§ Task statement: Each line of the data should be transcribed exactly as given.

[Stored data]
=-=-=
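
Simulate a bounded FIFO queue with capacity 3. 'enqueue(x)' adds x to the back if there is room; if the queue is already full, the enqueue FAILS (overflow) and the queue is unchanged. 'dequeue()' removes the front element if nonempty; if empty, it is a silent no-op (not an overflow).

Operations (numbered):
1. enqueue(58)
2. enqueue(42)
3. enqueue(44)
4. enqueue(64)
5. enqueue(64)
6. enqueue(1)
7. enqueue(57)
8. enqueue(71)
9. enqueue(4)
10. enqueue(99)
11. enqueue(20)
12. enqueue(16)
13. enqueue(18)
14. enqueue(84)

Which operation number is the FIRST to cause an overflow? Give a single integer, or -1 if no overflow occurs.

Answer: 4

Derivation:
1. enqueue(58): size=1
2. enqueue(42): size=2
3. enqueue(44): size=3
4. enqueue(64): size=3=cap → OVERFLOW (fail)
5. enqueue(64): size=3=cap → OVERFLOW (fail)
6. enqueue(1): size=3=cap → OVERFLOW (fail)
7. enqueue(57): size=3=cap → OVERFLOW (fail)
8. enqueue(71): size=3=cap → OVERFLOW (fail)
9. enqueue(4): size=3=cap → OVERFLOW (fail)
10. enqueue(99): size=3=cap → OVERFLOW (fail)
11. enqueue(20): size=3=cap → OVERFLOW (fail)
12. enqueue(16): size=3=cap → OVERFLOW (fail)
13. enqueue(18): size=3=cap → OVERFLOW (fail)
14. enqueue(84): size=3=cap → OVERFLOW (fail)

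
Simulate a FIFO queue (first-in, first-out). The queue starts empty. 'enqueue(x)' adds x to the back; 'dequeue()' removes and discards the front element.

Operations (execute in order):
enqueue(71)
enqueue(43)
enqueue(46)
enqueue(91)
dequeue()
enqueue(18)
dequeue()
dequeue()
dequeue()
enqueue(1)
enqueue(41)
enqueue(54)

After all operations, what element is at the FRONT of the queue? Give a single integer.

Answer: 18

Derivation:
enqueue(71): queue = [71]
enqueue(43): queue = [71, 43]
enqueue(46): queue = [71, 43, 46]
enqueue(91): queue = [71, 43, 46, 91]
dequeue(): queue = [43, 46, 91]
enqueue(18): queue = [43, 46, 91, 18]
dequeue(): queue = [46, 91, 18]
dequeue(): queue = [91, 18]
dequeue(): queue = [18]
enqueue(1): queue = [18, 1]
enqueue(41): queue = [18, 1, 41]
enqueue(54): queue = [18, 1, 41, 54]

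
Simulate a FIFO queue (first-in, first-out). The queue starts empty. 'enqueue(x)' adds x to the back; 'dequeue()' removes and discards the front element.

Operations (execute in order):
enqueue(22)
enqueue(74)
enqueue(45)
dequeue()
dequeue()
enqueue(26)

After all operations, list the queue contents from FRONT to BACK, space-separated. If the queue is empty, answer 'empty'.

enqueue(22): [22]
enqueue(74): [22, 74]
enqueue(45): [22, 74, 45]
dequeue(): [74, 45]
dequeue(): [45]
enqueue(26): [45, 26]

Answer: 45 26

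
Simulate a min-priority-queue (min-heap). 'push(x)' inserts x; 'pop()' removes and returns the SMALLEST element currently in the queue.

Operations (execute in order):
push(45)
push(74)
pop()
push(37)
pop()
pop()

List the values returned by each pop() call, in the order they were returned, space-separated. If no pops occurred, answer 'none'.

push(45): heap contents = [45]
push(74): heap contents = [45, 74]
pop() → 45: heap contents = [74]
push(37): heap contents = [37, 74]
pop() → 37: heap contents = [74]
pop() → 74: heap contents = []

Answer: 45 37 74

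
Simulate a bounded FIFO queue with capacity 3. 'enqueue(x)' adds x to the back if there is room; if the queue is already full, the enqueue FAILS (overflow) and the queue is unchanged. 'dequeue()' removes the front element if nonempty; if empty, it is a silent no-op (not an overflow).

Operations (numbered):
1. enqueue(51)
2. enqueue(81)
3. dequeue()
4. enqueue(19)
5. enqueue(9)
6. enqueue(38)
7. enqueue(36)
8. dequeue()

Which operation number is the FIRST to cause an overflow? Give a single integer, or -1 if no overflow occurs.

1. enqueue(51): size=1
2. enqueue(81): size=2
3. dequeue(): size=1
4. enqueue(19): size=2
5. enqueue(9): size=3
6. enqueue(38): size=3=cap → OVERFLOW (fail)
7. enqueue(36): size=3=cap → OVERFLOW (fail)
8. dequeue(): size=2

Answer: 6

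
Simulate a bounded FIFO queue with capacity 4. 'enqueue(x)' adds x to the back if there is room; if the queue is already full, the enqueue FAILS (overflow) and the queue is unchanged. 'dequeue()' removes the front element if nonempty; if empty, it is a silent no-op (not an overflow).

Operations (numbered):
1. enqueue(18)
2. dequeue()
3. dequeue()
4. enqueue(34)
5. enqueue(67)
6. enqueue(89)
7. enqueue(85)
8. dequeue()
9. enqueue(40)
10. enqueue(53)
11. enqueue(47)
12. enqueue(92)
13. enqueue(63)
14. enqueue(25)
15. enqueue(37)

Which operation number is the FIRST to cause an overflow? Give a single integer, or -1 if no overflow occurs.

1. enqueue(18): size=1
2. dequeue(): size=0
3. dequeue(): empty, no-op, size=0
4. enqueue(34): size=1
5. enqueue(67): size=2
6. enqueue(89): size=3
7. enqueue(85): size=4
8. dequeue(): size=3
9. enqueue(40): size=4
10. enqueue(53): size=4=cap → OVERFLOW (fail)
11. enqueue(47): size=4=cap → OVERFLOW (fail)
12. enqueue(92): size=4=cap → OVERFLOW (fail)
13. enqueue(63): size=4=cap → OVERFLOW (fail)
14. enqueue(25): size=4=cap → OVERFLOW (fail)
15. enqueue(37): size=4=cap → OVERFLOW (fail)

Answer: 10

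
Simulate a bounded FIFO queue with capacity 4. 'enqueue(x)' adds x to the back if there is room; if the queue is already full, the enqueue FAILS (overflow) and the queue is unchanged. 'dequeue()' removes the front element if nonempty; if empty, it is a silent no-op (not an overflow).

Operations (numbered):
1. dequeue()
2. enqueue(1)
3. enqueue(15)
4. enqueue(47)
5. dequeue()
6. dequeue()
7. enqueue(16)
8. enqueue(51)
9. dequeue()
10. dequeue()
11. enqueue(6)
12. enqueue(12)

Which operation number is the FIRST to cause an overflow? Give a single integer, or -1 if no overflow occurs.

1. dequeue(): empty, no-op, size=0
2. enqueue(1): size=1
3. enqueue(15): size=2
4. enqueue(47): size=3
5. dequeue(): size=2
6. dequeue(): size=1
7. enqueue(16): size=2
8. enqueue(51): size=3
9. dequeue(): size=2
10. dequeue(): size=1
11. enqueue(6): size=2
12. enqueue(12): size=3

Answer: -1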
=-=-=
§ Reply:
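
Simulate a bounded FIFO queue with capacity 3. 'enqueue(x)' adds x to the back if there is room; if the queue is already full, the enqueue FAILS (overflow) and the queue is unchanged. 'dequeue()' removes the front element if nonempty; if empty, it is a silent no-op (not an overflow).

Operations (numbered):
1. enqueue(58)
2. enqueue(42)
3. enqueue(44)
4. enqueue(64)
5. enqueue(64)
6. enqueue(1)
7. enqueue(57)
8. enqueue(71)
9. enqueue(4)
10. enqueue(99)
11. enqueue(20)
12. enqueue(16)
13. enqueue(18)
14. enqueue(84)

Which operation number is the FIRST to cause an overflow? Give a single integer, or -1 if no overflow occurs.

Answer: 4

Derivation:
1. enqueue(58): size=1
2. enqueue(42): size=2
3. enqueue(44): size=3
4. enqueue(64): size=3=cap → OVERFLOW (fail)
5. enqueue(64): size=3=cap → OVERFLOW (fail)
6. enqueue(1): size=3=cap → OVERFLOW (fail)
7. enqueue(57): size=3=cap → OVERFLOW (fail)
8. enqueue(71): size=3=cap → OVERFLOW (fail)
9. enqueue(4): size=3=cap → OVERFLOW (fail)
10. enqueue(99): size=3=cap → OVERFLOW (fail)
11. enqueue(20): size=3=cap → OVERFLOW (fail)
12. enqueue(16): size=3=cap → OVERFLOW (fail)
13. enqueue(18): size=3=cap → OVERFLOW (fail)
14. enqueue(84): size=3=cap → OVERFLOW (fail)

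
Simulate a FIFO queue (first-in, first-out). The queue starts empty. 'enqueue(x)' adds x to the back; 'dequeue()' removes and discards the front element.

Operations (execute in order):
enqueue(71)
enqueue(43)
enqueue(46)
enqueue(91)
dequeue()
enqueue(18)
dequeue()
dequeue()
dequeue()
enqueue(1)
enqueue(41)
enqueue(54)

After all operations, what element is at the FRONT of the queue? Give a single integer.

Answer: 18

Derivation:
enqueue(71): queue = [71]
enqueue(43): queue = [71, 43]
enqueue(46): queue = [71, 43, 46]
enqueue(91): queue = [71, 43, 46, 91]
dequeue(): queue = [43, 46, 91]
enqueue(18): queue = [43, 46, 91, 18]
dequeue(): queue = [46, 91, 18]
dequeue(): queue = [91, 18]
dequeue(): queue = [18]
enqueue(1): queue = [18, 1]
enqueue(41): queue = [18, 1, 41]
enqueue(54): queue = [18, 1, 41, 54]

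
Simulate a FIFO queue (first-in, first-out). The queue starts empty. 'enqueue(x)' adds x to the back; 'dequeue()' removes and discards the front element.

Operations (execute in order):
enqueue(22)
enqueue(74)
enqueue(45)
dequeue()
dequeue()
enqueue(26)

After all operations, list the queue contents from FRONT to BACK, space-separated. If the queue is empty, answer 'empty'.

enqueue(22): [22]
enqueue(74): [22, 74]
enqueue(45): [22, 74, 45]
dequeue(): [74, 45]
dequeue(): [45]
enqueue(26): [45, 26]

Answer: 45 26

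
Simulate a min-priority-queue (min-heap). 'push(x)' inserts x; 'pop()' removes and returns the SMALLEST element currently in the queue.

Operations (execute in order):
push(45)
push(74)
pop()
push(37)
pop()
pop()

List the values returned by each pop() call, in the order they were returned, space-separated. If no pops occurred, answer 'none'.

push(45): heap contents = [45]
push(74): heap contents = [45, 74]
pop() → 45: heap contents = [74]
push(37): heap contents = [37, 74]
pop() → 37: heap contents = [74]
pop() → 74: heap contents = []

Answer: 45 37 74

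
Simulate a bounded FIFO queue with capacity 3. 'enqueue(x)' adds x to the back if there is room; if the queue is already full, the enqueue FAILS (overflow) and the queue is unchanged. 'dequeue()' removes the front element if nonempty; if empty, it is a silent no-op (not an overflow).

Operations (numbered):
1. enqueue(51)
2. enqueue(81)
3. dequeue()
4. enqueue(19)
5. enqueue(9)
6. enqueue(38)
7. enqueue(36)
8. dequeue()

Which operation number is the FIRST to cause an overflow? Give a single integer, or -1 if no overflow occurs.

1. enqueue(51): size=1
2. enqueue(81): size=2
3. dequeue(): size=1
4. enqueue(19): size=2
5. enqueue(9): size=3
6. enqueue(38): size=3=cap → OVERFLOW (fail)
7. enqueue(36): size=3=cap → OVERFLOW (fail)
8. dequeue(): size=2

Answer: 6

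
Simulate a bounded FIFO queue with capacity 4. 'enqueue(x)' adds x to the back if there is room; if the queue is already full, the enqueue FAILS (overflow) and the queue is unchanged. 'dequeue()' removes the front element if nonempty; if empty, it is a silent no-op (not an overflow).

Operations (numbered):
1. enqueue(18)
2. dequeue()
3. dequeue()
4. enqueue(34)
5. enqueue(67)
6. enqueue(89)
7. enqueue(85)
8. dequeue()
9. enqueue(40)
10. enqueue(53)
11. enqueue(47)
12. enqueue(92)
13. enqueue(63)
14. enqueue(25)
15. enqueue(37)

Which operation number is the FIRST to cause an overflow? Give a single integer, or -1 if no overflow occurs.

1. enqueue(18): size=1
2. dequeue(): size=0
3. dequeue(): empty, no-op, size=0
4. enqueue(34): size=1
5. enqueue(67): size=2
6. enqueue(89): size=3
7. enqueue(85): size=4
8. dequeue(): size=3
9. enqueue(40): size=4
10. enqueue(53): size=4=cap → OVERFLOW (fail)
11. enqueue(47): size=4=cap → OVERFLOW (fail)
12. enqueue(92): size=4=cap → OVERFLOW (fail)
13. enqueue(63): size=4=cap → OVERFLOW (fail)
14. enqueue(25): size=4=cap → OVERFLOW (fail)
15. enqueue(37): size=4=cap → OVERFLOW (fail)

Answer: 10

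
Simulate a bounded FIFO queue with capacity 4. 'enqueue(x)' adds x to the back if there is room; if the queue is already full, the enqueue FAILS (overflow) and the queue is unchanged. 'dequeue()' removes the front element if nonempty; if empty, it is a silent no-op (not an overflow).

Operations (numbered):
1. dequeue()
2. enqueue(1)
3. enqueue(15)
4. enqueue(47)
5. dequeue()
6. dequeue()
7. enqueue(16)
8. enqueue(51)
9. dequeue()
10. dequeue()
11. enqueue(6)
12. enqueue(12)

Which operation number is the FIRST to cause an overflow? Give a single integer, or -1 if no overflow occurs.

1. dequeue(): empty, no-op, size=0
2. enqueue(1): size=1
3. enqueue(15): size=2
4. enqueue(47): size=3
5. dequeue(): size=2
6. dequeue(): size=1
7. enqueue(16): size=2
8. enqueue(51): size=3
9. dequeue(): size=2
10. dequeue(): size=1
11. enqueue(6): size=2
12. enqueue(12): size=3

Answer: -1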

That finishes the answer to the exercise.